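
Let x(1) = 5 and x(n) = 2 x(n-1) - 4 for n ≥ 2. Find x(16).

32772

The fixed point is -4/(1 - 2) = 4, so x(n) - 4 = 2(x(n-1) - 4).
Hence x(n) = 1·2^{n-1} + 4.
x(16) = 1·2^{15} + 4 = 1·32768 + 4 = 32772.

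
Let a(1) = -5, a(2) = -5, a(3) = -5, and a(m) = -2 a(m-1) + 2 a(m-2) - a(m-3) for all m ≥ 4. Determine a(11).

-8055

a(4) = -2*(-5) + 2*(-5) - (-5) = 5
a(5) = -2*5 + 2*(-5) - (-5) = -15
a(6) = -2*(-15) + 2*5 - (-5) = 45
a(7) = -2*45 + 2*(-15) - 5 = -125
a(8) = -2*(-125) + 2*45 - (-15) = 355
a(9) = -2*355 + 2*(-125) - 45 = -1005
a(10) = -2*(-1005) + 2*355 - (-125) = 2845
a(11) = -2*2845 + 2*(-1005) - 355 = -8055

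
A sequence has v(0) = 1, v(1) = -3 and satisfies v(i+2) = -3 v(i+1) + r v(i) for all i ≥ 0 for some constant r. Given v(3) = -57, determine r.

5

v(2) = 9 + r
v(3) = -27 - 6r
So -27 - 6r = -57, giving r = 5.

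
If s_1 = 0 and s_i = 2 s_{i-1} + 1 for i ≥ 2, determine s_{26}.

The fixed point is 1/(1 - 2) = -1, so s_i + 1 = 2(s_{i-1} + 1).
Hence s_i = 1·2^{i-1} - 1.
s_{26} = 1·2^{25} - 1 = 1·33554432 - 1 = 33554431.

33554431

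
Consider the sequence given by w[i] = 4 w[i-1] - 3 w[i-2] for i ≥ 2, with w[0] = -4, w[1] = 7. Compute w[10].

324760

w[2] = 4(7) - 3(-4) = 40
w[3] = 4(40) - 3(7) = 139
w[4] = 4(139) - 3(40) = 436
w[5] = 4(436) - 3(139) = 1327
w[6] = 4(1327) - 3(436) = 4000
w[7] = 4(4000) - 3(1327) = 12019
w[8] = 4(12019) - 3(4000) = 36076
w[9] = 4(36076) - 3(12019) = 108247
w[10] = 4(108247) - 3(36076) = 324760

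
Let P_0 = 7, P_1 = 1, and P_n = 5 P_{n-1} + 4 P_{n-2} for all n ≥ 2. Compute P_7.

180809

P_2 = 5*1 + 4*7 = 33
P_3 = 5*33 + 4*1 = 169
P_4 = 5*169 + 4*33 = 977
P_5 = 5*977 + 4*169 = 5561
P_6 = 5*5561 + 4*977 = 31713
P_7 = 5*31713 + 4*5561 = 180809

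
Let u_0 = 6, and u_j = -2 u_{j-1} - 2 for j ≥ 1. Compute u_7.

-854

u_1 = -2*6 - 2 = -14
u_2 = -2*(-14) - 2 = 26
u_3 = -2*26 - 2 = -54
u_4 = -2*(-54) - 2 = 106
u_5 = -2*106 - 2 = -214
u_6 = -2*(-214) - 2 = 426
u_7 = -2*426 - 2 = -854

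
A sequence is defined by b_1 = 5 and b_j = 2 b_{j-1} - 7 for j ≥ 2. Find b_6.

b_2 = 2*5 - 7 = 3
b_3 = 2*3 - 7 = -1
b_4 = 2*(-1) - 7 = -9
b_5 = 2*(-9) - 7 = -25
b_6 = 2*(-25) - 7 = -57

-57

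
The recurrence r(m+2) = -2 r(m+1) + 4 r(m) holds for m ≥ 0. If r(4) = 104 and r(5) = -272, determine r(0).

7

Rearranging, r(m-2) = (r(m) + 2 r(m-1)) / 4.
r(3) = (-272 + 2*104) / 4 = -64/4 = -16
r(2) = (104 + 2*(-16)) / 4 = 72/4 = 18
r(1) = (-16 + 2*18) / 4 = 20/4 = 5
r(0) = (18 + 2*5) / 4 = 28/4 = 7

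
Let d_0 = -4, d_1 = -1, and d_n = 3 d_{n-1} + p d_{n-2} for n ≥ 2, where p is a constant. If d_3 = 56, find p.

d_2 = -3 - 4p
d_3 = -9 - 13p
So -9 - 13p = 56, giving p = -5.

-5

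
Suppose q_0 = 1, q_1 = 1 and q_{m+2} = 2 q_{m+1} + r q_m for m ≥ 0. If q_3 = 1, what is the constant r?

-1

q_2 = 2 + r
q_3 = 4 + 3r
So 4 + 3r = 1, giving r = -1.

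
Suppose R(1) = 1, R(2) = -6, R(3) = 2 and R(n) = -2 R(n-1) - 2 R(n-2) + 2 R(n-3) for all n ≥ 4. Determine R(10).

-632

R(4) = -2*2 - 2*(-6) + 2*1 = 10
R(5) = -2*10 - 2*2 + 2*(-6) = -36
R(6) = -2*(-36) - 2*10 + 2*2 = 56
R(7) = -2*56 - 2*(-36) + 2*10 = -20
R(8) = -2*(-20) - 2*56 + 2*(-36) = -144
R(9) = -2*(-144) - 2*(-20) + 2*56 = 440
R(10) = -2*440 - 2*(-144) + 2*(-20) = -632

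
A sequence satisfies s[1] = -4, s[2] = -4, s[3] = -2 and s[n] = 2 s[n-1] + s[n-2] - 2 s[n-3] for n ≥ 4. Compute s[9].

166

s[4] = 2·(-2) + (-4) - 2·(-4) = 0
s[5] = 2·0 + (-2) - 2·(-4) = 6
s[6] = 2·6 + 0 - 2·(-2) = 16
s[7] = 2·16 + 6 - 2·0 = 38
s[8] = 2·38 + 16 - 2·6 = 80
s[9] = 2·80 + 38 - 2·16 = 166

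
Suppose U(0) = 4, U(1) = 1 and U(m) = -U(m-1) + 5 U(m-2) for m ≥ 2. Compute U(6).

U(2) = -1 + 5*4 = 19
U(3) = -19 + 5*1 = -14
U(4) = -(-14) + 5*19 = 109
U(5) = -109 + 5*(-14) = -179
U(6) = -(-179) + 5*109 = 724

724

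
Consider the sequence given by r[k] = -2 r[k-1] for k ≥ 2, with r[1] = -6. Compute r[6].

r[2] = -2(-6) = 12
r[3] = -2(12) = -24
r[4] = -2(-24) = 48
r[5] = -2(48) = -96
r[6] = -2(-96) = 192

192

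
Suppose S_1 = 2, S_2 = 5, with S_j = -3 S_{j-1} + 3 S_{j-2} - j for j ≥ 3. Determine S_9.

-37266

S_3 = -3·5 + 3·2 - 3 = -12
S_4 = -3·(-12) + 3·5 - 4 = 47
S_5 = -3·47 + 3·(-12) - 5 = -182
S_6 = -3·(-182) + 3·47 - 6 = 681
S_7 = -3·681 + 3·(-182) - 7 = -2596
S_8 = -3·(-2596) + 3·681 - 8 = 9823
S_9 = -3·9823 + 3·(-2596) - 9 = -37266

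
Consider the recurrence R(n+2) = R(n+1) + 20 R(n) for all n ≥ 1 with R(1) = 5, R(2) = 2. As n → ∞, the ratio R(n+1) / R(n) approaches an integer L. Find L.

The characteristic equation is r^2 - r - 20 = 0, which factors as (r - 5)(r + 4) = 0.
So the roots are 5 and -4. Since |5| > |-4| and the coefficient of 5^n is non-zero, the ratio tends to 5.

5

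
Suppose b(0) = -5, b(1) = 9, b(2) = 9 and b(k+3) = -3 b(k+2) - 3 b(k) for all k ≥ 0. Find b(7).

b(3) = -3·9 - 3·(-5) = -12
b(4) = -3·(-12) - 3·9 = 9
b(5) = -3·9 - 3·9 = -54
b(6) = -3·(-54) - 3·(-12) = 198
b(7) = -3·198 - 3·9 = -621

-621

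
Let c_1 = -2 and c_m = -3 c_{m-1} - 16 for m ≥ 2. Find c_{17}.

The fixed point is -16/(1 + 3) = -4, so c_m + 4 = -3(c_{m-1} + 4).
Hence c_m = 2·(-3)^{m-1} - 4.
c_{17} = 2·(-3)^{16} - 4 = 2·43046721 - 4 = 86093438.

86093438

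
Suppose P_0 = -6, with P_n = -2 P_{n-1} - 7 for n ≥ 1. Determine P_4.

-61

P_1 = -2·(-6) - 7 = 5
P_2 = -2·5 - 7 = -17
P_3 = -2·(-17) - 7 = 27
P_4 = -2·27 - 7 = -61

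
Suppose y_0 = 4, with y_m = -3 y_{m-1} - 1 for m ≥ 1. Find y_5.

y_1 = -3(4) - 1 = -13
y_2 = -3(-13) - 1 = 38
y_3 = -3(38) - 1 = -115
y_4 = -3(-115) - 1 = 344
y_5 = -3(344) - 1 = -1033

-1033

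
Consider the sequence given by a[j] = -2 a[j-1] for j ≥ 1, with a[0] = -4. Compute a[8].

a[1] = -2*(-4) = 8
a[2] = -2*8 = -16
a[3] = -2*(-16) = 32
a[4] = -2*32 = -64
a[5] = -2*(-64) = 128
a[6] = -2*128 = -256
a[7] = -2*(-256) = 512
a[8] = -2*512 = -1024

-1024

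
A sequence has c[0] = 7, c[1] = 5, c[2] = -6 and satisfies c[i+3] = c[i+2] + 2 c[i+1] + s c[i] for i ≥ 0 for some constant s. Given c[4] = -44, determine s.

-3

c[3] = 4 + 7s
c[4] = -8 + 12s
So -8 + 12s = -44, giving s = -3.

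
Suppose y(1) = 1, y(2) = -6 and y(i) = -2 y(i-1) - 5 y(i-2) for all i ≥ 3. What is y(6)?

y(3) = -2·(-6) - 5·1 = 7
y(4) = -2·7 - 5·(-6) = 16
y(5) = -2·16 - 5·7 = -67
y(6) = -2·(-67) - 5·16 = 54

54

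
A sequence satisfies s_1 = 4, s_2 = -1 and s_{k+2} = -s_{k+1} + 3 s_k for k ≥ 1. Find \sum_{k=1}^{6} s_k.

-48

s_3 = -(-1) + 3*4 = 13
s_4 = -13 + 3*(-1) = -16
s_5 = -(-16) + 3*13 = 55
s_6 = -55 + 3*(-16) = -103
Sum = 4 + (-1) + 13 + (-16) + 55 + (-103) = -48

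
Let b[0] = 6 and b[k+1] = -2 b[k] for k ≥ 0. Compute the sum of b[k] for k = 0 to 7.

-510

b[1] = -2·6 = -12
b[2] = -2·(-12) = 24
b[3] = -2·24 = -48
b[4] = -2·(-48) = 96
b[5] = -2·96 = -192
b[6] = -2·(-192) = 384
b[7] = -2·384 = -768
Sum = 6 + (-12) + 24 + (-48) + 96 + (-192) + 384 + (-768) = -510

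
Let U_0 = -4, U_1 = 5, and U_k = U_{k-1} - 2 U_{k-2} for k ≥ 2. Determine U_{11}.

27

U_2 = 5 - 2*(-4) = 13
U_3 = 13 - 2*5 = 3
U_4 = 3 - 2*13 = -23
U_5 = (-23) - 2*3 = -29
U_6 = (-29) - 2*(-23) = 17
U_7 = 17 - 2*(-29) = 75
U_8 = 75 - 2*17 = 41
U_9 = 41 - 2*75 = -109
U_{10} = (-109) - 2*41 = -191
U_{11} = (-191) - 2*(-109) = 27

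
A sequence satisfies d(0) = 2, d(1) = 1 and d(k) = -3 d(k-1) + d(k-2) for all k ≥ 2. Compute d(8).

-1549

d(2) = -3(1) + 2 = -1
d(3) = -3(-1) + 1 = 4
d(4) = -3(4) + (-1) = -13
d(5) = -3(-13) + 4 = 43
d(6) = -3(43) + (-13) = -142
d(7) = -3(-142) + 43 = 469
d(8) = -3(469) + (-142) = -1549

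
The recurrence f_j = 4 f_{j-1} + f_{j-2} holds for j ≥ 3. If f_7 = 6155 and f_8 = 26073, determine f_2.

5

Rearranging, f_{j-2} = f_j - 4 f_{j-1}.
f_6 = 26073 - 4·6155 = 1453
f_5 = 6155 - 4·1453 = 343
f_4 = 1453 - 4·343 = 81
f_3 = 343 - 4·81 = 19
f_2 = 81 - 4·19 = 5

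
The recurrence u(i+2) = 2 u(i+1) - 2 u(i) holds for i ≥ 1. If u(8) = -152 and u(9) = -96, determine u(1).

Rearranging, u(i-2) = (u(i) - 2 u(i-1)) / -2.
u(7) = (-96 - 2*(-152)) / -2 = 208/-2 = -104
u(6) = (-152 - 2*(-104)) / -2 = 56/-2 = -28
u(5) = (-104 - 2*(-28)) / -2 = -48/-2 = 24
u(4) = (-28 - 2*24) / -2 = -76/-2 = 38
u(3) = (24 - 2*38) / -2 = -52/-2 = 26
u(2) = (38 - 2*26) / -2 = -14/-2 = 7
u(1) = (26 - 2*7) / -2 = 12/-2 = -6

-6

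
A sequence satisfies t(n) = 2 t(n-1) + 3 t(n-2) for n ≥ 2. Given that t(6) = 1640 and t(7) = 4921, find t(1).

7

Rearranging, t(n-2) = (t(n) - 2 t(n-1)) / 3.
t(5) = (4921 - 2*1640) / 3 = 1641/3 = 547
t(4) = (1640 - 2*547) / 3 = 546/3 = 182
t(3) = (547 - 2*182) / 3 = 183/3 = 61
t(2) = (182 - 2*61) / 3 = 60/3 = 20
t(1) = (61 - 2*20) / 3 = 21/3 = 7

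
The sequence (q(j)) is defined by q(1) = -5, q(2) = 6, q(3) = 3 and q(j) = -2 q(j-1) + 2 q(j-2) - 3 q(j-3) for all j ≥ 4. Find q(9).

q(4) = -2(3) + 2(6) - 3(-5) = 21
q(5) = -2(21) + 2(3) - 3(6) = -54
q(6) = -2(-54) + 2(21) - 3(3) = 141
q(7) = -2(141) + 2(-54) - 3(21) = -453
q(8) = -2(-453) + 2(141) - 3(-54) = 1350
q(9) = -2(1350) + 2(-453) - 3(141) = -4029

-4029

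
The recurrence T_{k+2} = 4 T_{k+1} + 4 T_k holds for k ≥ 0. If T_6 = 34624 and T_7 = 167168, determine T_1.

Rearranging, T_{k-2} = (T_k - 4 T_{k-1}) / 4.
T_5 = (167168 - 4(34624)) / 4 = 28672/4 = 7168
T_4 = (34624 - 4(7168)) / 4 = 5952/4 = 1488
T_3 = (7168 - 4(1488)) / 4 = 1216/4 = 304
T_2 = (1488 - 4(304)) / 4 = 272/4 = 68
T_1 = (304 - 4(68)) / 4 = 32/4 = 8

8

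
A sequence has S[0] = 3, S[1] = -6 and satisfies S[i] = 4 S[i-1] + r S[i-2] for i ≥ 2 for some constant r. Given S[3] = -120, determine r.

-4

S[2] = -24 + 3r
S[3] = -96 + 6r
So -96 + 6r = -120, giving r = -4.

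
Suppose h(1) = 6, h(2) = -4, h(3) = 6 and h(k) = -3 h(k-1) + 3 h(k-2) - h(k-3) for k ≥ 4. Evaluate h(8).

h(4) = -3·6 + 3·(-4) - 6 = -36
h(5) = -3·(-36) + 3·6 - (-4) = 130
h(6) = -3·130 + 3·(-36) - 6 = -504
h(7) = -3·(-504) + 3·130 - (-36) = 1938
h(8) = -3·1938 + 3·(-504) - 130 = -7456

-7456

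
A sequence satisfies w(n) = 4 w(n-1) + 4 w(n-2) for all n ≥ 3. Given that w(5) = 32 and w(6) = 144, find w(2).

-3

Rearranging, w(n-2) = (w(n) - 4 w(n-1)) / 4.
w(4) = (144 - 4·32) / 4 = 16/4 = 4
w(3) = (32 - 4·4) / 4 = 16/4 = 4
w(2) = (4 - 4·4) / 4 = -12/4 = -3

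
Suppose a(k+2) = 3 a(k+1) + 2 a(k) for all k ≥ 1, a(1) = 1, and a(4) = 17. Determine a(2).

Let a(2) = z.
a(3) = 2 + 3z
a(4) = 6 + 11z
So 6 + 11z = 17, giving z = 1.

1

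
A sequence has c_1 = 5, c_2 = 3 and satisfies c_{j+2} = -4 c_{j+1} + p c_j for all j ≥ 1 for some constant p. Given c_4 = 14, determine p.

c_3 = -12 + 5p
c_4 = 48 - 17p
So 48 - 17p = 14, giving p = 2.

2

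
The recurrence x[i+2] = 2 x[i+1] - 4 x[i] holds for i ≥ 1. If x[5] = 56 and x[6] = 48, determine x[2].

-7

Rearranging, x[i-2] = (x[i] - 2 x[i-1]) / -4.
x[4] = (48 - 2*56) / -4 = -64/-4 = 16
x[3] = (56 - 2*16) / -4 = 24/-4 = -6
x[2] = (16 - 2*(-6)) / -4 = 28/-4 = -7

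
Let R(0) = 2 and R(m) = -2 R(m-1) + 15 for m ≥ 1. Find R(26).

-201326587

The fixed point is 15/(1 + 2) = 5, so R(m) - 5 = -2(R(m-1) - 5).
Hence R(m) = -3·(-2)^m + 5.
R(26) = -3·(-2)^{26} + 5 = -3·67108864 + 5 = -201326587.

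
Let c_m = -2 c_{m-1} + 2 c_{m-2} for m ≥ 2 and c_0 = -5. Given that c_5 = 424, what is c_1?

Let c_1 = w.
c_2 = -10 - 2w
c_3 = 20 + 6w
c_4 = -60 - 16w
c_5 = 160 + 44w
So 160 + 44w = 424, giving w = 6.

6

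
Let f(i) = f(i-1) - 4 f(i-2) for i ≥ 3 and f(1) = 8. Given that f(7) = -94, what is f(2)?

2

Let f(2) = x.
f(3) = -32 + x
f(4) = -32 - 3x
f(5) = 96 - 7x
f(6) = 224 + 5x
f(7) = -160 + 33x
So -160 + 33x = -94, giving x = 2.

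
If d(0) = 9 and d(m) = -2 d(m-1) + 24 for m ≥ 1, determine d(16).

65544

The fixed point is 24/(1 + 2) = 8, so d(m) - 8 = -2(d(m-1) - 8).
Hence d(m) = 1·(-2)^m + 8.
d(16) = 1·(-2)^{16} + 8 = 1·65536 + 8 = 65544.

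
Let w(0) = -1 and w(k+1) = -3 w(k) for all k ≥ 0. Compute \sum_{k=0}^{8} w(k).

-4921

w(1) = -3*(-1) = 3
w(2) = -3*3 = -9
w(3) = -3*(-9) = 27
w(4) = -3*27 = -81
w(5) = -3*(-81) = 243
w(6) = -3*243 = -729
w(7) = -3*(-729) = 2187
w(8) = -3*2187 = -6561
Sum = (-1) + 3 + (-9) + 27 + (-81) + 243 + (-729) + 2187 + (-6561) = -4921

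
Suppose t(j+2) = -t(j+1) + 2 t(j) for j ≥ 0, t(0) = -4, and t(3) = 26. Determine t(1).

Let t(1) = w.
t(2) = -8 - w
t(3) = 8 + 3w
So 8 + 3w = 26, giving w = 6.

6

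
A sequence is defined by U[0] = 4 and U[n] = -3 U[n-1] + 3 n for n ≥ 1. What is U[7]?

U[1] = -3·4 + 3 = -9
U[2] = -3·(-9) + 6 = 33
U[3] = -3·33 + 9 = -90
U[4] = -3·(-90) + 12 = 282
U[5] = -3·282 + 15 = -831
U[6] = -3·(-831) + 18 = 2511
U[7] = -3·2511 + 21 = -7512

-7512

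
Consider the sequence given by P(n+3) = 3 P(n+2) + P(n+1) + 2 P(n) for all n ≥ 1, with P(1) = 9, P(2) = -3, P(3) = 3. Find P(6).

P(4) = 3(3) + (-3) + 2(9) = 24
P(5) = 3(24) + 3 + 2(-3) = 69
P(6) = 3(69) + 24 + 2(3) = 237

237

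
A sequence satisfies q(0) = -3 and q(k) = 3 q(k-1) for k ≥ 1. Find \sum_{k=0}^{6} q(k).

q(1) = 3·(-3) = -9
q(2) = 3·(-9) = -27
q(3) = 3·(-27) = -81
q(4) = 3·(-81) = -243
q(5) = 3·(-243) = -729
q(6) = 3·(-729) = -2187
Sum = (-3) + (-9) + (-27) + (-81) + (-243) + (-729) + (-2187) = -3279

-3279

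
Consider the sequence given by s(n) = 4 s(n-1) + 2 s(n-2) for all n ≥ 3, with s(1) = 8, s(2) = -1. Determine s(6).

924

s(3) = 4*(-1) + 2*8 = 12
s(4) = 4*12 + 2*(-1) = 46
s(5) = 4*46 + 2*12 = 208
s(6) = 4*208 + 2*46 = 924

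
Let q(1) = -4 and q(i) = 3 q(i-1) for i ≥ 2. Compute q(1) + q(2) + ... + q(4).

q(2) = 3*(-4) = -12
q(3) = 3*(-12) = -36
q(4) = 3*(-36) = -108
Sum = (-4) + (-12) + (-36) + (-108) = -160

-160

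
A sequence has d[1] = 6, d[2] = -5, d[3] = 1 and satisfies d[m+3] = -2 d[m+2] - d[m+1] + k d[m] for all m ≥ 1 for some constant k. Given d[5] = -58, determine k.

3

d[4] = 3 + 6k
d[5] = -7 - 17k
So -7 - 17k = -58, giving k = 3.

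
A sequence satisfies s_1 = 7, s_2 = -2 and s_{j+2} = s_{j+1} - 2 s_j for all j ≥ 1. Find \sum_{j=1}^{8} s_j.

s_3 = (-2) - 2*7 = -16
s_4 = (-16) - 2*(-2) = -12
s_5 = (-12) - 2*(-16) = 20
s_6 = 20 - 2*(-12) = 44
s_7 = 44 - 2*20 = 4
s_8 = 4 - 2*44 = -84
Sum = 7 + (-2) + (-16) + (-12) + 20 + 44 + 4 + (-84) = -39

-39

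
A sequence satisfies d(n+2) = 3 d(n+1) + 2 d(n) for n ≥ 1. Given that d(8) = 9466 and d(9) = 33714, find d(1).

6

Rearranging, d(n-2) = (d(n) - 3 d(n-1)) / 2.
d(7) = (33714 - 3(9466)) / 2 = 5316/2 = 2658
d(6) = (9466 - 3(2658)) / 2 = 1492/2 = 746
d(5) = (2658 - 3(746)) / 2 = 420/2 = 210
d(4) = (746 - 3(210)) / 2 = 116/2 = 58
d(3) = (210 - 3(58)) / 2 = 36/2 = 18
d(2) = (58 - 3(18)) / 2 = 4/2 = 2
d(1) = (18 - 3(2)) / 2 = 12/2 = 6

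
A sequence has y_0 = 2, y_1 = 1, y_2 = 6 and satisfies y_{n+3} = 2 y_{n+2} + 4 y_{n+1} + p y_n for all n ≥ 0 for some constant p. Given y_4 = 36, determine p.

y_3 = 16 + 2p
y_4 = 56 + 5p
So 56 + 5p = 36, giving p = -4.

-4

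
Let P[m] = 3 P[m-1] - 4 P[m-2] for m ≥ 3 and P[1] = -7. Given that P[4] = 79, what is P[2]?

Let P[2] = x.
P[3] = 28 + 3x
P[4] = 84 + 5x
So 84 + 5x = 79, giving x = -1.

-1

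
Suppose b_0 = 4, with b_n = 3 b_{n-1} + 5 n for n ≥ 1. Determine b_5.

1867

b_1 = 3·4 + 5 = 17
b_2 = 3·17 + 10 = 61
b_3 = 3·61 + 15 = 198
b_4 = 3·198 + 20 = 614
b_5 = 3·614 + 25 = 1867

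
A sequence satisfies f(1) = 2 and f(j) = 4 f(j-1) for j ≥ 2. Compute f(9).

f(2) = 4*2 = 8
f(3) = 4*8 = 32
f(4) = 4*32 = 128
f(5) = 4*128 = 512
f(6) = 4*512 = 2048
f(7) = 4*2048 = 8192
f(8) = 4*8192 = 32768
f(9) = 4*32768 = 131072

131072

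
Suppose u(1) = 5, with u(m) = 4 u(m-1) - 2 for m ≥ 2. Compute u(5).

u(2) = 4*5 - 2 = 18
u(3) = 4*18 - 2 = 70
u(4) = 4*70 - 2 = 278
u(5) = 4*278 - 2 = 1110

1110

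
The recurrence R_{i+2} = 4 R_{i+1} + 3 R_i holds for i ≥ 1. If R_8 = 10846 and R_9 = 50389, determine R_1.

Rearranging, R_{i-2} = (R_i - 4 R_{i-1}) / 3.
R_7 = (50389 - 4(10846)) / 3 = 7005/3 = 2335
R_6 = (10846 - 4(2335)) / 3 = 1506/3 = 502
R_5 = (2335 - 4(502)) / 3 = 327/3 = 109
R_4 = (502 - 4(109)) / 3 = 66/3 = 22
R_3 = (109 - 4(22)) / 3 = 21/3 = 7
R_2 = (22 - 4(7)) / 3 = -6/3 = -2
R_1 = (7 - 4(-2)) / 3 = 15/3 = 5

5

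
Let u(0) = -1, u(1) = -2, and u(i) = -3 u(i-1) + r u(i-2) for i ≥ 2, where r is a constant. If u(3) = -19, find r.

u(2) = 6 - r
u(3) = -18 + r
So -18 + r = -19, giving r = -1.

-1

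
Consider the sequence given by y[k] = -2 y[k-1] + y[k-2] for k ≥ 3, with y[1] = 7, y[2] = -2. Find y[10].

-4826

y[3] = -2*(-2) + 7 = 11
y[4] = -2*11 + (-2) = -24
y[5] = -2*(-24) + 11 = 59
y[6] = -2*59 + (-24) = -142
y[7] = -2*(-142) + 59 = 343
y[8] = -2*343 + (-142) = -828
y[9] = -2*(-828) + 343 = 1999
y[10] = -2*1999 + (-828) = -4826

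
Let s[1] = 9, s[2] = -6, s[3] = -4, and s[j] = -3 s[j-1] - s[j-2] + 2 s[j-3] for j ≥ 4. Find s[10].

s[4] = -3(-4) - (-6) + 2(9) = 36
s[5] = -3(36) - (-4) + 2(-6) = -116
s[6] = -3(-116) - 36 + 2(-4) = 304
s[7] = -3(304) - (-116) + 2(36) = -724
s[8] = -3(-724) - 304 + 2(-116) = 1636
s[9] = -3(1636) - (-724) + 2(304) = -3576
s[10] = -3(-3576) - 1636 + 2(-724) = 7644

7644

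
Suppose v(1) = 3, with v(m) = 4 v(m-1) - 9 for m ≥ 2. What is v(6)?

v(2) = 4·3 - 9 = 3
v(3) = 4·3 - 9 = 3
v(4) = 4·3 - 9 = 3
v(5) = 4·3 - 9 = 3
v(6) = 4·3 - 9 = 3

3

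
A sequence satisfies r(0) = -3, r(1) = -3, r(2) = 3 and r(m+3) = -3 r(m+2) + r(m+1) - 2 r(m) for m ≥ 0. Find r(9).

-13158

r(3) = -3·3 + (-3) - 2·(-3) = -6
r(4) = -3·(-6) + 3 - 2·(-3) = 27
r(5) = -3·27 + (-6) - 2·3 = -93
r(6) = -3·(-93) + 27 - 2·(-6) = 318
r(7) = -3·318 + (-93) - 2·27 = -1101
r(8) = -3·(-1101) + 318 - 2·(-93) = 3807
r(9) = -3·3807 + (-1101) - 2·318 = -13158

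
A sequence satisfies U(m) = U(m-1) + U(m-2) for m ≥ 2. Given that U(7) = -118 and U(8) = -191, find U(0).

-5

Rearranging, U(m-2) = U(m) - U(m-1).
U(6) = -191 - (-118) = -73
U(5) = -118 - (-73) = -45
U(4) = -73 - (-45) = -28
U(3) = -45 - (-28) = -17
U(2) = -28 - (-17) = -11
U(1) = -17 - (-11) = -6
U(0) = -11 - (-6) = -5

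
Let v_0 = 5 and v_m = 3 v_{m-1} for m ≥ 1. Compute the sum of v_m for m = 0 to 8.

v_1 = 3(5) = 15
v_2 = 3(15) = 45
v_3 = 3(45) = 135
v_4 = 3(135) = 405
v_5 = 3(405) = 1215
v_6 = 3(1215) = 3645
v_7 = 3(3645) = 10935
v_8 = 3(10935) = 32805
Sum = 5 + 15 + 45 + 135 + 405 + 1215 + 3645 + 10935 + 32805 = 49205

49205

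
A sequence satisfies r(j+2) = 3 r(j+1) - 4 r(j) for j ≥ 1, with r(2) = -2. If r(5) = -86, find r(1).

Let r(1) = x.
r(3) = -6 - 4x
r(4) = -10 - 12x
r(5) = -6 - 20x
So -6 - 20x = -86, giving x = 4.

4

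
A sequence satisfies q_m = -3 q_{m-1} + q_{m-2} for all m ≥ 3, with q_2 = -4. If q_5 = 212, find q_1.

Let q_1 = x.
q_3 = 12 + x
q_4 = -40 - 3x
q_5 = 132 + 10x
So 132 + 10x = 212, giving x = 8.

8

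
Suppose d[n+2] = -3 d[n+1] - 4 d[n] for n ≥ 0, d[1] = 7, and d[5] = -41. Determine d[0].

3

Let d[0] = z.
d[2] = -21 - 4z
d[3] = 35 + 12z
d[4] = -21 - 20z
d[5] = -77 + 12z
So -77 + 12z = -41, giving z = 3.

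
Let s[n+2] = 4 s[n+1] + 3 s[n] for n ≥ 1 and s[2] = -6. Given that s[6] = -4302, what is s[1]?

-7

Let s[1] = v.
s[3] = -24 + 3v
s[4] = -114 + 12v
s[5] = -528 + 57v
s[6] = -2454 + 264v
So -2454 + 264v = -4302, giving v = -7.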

────────────────────────────────────────

## WHAT THE TASK ASKS
Set down only the lines from the line with "Let v_0 = 5" through the last line of the data above, keeping both the first and the last.

## OUTPUT BELOW
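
Let v_0 = 5 and v_m = 3 v_{m-1} for m ≥ 1. Compute the sum of v_m for m = 0 to 8.

v_1 = 3(5) = 15
v_2 = 3(15) = 45
v_3 = 3(45) = 135
v_4 = 3(135) = 405
v_5 = 3(405) = 1215
v_6 = 3(1215) = 3645
v_7 = 3(3645) = 10935
v_8 = 3(10935) = 32805
Sum = 5 + 15 + 45 + 135 + 405 + 1215 + 3645 + 10935 + 32805 = 49205

49205

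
A sequence satisfies r(j+2) = 3 r(j+1) - 4 r(j) for j ≥ 1, with r(2) = -2. If r(5) = -86, find r(1).

Let r(1) = x.
r(3) = -6 - 4x
r(4) = -10 - 12x
r(5) = -6 - 20x
So -6 - 20x = -86, giving x = 4.

4

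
A sequence satisfies q_m = -3 q_{m-1} + q_{m-2} for all m ≥ 3, with q_2 = -4. If q_5 = 212, find q_1.

Let q_1 = x.
q_3 = 12 + x
q_4 = -40 - 3x
q_5 = 132 + 10x
So 132 + 10x = 212, giving x = 8.

8

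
Suppose d[n+2] = -3 d[n+1] - 4 d[n] for n ≥ 0, d[1] = 7, and d[5] = -41. Determine d[0].

3

Let d[0] = z.
d[2] = -21 - 4z
d[3] = 35 + 12z
d[4] = -21 - 20z
d[5] = -77 + 12z
So -77 + 12z = -41, giving z = 3.

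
Let s[n+2] = 4 s[n+1] + 3 s[n] for n ≥ 1 and s[2] = -6. Given that s[6] = -4302, what is s[1]?

-7

Let s[1] = v.
s[3] = -24 + 3v
s[4] = -114 + 12v
s[5] = -528 + 57v
s[6] = -2454 + 264v
So -2454 + 264v = -4302, giving v = -7.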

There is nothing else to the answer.